:: Information

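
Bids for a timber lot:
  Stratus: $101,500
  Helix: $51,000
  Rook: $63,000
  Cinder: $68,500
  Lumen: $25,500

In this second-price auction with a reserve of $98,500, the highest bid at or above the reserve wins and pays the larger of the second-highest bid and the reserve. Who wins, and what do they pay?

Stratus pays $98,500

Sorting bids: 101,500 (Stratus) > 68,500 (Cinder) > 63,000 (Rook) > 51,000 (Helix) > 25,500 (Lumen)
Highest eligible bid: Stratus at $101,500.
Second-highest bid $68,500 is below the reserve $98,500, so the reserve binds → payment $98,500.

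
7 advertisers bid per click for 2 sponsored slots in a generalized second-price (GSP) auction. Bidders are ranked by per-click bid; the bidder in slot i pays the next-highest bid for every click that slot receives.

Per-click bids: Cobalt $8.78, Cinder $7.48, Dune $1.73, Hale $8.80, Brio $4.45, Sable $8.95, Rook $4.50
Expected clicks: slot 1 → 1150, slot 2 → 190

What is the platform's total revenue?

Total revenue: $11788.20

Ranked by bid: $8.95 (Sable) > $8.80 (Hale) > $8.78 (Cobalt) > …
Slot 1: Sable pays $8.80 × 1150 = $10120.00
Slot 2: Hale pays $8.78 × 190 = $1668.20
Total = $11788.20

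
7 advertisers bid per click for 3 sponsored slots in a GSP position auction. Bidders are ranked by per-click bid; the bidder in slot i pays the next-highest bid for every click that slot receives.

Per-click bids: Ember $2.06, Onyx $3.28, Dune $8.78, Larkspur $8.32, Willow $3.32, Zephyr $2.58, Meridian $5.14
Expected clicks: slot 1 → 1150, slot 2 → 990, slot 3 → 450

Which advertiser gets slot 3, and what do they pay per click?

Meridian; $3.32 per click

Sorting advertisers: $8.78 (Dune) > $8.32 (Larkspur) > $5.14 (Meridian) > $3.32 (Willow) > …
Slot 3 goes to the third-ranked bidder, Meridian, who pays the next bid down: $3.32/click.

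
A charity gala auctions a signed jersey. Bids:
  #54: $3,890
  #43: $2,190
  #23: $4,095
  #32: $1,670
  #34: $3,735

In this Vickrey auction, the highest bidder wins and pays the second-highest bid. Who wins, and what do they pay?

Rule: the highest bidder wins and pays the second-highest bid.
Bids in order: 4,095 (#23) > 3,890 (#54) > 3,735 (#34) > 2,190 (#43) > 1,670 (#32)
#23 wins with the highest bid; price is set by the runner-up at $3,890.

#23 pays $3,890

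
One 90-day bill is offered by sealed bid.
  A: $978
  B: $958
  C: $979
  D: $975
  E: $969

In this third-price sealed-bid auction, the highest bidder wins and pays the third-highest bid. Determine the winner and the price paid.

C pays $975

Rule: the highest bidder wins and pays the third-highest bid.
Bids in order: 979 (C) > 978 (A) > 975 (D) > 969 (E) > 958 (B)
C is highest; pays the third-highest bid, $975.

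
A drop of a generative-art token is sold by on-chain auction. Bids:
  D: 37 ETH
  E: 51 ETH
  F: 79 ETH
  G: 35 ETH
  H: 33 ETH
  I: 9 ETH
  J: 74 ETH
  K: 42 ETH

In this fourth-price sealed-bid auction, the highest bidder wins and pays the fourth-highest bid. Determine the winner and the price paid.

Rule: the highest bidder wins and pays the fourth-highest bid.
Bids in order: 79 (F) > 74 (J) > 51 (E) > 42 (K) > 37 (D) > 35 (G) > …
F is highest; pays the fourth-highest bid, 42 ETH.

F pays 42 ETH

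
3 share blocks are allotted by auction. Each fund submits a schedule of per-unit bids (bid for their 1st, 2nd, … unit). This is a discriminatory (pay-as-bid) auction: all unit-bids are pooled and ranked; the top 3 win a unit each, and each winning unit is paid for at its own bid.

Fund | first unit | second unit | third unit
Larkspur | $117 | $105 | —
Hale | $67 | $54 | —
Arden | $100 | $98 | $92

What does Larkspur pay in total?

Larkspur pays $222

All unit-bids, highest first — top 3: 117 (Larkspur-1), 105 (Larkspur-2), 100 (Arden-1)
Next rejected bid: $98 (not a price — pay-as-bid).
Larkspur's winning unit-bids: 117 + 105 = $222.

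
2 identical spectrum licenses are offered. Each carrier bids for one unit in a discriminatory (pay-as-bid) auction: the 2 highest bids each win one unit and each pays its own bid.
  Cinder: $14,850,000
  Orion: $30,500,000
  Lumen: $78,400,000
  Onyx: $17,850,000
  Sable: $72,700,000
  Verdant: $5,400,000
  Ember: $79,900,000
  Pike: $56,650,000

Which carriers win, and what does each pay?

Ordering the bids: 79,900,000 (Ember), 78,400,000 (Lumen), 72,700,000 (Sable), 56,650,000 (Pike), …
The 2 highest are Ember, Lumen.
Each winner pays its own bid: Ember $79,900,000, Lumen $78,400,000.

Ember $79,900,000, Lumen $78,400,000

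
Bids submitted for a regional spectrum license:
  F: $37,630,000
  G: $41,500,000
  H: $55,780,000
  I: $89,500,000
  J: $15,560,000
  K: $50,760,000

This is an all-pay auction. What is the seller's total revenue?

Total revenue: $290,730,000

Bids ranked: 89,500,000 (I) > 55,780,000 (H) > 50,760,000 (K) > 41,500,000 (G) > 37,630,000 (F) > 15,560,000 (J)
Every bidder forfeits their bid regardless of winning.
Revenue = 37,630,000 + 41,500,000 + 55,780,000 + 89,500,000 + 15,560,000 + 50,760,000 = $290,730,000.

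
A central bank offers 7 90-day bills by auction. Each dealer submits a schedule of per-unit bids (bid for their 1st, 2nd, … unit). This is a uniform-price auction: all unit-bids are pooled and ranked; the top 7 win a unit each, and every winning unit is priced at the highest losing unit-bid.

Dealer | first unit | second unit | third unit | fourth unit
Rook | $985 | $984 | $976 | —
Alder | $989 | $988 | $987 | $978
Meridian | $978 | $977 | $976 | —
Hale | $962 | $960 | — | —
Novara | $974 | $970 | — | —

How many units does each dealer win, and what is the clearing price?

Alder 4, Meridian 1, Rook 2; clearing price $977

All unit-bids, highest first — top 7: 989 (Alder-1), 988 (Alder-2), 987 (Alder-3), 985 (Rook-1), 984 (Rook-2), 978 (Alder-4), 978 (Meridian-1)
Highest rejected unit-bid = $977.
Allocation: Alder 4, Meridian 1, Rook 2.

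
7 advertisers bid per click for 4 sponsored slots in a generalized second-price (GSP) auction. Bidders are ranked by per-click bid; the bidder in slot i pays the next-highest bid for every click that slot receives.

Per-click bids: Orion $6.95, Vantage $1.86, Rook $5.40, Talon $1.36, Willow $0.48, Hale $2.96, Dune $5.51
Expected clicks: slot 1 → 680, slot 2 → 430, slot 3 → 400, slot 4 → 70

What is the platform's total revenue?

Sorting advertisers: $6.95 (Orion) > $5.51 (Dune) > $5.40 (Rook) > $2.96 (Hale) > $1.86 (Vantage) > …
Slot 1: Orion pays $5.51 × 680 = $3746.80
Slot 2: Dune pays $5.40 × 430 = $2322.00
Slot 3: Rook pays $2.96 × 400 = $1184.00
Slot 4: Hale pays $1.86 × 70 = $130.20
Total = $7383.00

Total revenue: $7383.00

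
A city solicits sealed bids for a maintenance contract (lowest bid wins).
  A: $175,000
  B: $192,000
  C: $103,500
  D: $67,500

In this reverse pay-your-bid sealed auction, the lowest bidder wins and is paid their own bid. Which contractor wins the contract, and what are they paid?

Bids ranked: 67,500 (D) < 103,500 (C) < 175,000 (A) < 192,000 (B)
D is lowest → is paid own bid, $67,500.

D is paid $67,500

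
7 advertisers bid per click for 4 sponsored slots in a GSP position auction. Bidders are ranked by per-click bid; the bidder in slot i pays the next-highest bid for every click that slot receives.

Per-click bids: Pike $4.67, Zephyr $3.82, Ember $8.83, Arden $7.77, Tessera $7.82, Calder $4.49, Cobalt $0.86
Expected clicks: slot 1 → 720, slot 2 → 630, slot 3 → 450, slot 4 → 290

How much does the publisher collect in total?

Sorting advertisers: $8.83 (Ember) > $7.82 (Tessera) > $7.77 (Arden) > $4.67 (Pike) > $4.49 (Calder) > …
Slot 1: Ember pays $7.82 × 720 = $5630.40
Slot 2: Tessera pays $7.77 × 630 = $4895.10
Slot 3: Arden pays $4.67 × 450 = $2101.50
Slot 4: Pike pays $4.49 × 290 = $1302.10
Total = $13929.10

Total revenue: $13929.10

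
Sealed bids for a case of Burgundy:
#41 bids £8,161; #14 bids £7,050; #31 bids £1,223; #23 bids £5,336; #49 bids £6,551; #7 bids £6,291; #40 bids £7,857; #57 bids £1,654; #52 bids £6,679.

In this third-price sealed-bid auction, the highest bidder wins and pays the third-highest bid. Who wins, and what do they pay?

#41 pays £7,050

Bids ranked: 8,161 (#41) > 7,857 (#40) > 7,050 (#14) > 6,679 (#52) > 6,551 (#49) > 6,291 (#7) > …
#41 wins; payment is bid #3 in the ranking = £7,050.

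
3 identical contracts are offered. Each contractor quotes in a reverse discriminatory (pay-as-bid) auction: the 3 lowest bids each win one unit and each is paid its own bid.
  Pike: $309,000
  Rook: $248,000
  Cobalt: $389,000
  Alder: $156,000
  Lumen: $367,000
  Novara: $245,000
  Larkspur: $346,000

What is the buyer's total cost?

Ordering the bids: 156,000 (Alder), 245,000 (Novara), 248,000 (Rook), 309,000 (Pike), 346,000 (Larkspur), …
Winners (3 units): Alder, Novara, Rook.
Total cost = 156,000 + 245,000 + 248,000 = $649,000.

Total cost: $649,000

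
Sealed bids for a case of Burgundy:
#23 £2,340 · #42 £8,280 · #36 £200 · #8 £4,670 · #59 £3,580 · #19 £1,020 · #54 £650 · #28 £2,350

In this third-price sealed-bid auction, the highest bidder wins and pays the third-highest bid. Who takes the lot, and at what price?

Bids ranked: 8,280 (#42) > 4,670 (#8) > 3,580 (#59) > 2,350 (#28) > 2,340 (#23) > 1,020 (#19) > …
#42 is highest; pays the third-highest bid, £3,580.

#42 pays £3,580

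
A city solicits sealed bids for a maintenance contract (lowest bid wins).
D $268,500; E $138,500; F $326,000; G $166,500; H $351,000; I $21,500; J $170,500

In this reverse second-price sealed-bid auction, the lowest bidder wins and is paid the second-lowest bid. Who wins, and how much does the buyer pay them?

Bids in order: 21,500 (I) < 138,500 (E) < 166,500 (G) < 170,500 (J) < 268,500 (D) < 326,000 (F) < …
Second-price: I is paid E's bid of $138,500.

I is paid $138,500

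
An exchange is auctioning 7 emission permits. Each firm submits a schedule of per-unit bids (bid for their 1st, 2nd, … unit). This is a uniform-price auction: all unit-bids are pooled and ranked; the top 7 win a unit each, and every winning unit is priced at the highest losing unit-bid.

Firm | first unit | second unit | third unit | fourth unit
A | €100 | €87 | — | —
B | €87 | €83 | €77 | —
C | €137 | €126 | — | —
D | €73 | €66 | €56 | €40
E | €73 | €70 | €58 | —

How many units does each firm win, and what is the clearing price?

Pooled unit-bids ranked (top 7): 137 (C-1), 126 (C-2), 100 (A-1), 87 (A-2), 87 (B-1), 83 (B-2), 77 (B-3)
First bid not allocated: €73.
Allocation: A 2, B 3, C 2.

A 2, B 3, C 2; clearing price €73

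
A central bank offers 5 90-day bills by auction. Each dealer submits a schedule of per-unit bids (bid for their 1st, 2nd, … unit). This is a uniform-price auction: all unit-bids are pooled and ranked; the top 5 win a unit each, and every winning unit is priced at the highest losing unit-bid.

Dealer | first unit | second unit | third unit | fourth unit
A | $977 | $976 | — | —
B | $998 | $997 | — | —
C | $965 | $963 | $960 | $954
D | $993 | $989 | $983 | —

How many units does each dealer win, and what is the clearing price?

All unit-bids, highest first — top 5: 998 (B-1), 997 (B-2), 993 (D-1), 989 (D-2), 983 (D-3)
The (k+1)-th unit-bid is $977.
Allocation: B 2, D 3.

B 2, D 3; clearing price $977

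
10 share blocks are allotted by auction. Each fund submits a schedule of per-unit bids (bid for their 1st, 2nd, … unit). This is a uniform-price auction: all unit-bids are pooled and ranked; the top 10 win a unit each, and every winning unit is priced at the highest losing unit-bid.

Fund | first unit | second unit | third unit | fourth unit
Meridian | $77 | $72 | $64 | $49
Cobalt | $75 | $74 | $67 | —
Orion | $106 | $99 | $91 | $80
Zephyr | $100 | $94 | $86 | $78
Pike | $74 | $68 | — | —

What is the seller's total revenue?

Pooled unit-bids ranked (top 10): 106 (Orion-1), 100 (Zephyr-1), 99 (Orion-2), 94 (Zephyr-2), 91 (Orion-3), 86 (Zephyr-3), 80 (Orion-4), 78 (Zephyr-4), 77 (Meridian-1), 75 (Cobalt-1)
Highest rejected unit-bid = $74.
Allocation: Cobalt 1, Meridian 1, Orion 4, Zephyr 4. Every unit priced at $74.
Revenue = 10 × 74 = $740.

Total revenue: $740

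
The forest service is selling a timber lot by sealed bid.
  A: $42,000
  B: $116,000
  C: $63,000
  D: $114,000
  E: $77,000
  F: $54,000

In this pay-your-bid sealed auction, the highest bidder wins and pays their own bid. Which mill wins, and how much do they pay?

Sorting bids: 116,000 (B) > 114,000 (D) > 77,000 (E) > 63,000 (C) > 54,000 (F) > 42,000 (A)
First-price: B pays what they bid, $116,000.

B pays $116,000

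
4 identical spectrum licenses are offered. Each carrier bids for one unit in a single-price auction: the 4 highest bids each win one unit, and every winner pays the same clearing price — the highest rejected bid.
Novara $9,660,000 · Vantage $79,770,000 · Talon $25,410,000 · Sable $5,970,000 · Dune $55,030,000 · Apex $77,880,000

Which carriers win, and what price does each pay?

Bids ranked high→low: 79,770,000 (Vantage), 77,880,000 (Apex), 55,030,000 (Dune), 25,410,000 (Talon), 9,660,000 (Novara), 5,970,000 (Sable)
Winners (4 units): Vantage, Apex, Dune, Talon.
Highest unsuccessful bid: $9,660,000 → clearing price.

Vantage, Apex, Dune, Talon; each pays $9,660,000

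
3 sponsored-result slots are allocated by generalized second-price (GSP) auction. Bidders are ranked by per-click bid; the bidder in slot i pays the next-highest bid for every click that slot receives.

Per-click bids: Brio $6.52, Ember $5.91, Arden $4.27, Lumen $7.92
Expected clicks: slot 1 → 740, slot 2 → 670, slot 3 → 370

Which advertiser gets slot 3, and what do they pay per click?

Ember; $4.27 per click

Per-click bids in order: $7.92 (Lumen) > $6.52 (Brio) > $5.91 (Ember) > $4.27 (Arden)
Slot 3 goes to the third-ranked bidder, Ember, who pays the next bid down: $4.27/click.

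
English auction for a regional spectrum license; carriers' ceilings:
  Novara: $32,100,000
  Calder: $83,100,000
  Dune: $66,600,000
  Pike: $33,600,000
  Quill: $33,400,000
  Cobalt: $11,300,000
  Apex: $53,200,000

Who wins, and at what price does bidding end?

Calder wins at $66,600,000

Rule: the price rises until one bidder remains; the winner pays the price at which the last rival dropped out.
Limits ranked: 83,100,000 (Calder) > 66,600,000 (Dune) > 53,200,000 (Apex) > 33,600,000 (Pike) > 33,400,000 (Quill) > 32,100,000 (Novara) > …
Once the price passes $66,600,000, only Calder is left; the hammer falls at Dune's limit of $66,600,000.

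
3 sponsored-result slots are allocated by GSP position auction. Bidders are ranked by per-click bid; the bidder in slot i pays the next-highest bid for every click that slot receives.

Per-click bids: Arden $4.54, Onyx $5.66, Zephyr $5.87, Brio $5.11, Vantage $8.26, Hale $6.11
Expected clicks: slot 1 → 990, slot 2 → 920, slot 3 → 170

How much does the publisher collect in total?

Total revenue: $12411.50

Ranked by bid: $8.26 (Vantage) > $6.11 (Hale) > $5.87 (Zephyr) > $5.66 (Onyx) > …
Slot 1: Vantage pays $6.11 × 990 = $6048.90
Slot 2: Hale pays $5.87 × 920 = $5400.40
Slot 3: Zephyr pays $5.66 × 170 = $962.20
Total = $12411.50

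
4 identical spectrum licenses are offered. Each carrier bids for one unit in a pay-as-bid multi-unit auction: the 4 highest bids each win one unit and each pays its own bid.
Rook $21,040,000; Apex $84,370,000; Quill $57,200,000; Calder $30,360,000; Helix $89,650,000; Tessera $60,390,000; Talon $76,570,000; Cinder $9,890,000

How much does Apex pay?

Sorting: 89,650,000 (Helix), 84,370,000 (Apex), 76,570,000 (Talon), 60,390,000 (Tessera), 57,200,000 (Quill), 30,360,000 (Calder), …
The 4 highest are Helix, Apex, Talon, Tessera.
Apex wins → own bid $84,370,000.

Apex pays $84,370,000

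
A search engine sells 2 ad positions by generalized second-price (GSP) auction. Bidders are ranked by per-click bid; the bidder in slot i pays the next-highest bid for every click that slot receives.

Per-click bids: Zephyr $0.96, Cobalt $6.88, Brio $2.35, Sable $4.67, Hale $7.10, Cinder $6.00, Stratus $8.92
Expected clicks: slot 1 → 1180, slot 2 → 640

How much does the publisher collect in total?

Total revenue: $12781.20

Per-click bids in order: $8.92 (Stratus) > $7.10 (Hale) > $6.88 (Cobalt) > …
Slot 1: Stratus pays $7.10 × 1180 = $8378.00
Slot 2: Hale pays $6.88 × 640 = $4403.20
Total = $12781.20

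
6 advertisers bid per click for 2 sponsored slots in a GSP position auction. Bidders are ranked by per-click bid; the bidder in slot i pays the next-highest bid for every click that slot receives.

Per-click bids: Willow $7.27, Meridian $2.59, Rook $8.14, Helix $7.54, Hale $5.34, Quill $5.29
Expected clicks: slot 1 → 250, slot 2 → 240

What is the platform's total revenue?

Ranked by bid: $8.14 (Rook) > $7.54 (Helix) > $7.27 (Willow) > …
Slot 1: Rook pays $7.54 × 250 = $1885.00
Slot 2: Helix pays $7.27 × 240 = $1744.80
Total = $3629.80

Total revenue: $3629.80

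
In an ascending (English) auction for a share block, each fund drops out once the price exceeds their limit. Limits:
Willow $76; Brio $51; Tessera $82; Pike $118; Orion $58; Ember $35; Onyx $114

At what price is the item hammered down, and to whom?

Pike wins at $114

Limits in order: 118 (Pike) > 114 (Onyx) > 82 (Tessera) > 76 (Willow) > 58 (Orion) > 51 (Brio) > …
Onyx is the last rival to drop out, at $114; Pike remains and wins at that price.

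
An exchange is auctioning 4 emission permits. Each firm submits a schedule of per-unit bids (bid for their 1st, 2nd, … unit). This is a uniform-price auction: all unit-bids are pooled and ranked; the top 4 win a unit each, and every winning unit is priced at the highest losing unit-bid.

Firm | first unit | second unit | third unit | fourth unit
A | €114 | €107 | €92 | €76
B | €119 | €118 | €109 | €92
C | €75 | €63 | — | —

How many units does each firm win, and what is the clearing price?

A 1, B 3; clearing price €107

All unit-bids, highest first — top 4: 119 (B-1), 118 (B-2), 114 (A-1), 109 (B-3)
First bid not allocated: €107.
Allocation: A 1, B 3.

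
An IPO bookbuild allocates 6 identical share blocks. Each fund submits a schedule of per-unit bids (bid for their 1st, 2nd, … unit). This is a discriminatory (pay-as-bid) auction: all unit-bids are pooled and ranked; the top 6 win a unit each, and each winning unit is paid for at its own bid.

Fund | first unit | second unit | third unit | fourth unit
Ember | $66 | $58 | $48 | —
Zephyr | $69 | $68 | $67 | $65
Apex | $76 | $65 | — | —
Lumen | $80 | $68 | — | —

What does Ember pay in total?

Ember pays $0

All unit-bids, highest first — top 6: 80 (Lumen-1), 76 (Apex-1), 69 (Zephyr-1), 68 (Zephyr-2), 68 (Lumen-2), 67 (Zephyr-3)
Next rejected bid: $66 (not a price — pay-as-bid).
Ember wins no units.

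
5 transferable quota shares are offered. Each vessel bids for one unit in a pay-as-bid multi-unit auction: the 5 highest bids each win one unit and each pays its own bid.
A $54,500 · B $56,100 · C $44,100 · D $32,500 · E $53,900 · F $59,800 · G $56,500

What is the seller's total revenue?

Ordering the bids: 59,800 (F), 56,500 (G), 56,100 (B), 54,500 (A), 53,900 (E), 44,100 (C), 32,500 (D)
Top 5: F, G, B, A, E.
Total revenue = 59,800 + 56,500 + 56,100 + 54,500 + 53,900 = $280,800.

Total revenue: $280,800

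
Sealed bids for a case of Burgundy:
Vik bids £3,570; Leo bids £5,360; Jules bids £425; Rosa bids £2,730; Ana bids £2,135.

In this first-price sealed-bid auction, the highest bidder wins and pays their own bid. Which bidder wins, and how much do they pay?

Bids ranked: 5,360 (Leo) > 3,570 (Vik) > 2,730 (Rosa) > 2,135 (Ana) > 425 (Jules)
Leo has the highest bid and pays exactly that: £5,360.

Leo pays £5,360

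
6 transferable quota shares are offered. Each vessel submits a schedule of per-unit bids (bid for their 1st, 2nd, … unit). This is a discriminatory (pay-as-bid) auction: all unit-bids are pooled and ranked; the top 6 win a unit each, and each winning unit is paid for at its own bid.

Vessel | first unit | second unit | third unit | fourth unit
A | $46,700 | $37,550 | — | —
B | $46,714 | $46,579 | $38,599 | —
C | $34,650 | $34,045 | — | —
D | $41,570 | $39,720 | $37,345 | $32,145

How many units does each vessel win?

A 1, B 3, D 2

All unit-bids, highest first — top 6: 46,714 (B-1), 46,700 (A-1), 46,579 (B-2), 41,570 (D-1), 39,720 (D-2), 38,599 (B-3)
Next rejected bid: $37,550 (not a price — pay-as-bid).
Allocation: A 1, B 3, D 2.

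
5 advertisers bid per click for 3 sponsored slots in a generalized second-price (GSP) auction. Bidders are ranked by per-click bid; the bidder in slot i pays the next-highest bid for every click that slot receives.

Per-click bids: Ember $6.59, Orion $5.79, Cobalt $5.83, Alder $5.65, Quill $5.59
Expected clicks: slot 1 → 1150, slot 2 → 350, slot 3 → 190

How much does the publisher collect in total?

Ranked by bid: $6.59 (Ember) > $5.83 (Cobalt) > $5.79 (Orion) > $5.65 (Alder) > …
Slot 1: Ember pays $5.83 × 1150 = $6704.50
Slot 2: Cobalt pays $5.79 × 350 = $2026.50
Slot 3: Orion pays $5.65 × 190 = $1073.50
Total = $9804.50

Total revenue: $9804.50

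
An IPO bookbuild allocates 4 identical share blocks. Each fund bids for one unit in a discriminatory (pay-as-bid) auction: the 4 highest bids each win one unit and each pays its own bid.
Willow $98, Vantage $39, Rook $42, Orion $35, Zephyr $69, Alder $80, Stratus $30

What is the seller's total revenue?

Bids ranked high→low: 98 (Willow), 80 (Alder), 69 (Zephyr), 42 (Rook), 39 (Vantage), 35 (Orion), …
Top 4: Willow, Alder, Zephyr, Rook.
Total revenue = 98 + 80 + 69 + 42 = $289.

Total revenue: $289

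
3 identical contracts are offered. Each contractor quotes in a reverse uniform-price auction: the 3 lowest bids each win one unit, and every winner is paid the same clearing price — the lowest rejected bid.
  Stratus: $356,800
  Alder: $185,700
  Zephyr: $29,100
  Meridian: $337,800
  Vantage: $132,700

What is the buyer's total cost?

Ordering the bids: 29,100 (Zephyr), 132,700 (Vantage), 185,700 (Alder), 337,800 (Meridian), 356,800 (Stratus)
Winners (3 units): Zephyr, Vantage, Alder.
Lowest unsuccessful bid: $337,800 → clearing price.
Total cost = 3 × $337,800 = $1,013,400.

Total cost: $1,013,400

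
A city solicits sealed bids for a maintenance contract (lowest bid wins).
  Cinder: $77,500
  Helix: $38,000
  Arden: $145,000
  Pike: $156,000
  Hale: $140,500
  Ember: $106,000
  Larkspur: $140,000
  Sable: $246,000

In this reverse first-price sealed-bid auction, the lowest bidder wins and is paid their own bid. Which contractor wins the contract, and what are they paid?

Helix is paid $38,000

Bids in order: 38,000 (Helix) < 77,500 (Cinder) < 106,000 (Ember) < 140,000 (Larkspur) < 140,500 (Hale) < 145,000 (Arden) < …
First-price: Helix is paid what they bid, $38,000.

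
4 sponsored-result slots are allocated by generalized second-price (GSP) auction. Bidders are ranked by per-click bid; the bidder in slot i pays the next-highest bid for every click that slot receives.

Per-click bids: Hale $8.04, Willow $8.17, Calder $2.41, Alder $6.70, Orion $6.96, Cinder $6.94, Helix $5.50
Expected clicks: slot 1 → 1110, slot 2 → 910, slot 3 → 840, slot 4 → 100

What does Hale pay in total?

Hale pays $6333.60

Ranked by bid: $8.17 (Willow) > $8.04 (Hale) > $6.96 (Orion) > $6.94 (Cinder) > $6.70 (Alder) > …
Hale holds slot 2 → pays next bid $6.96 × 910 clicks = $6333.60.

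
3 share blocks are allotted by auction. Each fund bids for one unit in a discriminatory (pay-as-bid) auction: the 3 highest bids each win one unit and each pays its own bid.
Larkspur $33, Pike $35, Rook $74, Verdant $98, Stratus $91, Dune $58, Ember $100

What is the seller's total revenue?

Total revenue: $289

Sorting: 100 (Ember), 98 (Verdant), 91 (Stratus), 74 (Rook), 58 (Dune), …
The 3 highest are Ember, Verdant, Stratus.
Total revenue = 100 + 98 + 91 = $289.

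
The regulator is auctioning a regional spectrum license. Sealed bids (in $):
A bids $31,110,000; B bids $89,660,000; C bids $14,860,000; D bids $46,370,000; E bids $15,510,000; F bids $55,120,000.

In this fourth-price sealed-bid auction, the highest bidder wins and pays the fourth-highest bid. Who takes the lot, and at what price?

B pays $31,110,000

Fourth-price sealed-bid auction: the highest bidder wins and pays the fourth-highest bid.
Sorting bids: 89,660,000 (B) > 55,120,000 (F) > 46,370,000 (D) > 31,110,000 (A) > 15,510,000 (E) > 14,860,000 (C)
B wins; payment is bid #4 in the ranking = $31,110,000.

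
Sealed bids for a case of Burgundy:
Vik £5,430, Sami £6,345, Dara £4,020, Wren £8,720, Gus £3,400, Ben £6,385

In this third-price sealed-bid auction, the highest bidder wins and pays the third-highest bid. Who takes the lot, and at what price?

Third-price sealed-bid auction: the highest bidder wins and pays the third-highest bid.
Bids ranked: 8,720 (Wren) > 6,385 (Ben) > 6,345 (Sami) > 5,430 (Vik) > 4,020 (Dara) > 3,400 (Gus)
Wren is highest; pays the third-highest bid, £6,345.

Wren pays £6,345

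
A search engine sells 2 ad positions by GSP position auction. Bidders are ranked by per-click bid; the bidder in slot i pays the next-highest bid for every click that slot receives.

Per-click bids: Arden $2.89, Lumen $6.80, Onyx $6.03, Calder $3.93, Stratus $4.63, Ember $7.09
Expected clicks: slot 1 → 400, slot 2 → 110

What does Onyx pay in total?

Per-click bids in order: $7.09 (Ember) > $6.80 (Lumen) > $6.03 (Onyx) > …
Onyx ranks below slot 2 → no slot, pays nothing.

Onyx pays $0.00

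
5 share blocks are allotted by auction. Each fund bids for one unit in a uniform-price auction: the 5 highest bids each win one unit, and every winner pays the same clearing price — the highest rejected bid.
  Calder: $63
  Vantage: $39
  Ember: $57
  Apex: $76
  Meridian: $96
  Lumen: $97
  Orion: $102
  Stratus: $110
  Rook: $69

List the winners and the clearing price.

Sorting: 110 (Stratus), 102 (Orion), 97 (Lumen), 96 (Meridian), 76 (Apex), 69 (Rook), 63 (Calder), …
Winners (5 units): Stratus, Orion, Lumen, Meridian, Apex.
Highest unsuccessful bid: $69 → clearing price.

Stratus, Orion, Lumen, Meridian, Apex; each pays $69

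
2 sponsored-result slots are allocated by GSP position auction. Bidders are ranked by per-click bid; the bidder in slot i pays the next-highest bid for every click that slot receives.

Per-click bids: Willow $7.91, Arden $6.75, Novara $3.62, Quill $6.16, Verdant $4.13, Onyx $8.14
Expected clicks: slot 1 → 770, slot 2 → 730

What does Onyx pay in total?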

::::

**Work to be completed**: Wherever the string "shares" appears in the entries above, return the line it appears on.

**Task answer**:
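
5 transferable quota shares are offered. Each vessel bids for one unit in a pay-as-bid multi-unit auction: the 5 highest bids each win one unit and each pays its own bid.
6 transferable quota shares are offered. Each vessel submits a schedule of per-unit bids (bid for their 1st, 2nd, … unit). This is a discriminatory (pay-as-bid) auction: all unit-bids are pooled and ranked; the top 6 win a unit each, and each winning unit is paid for at its own bid.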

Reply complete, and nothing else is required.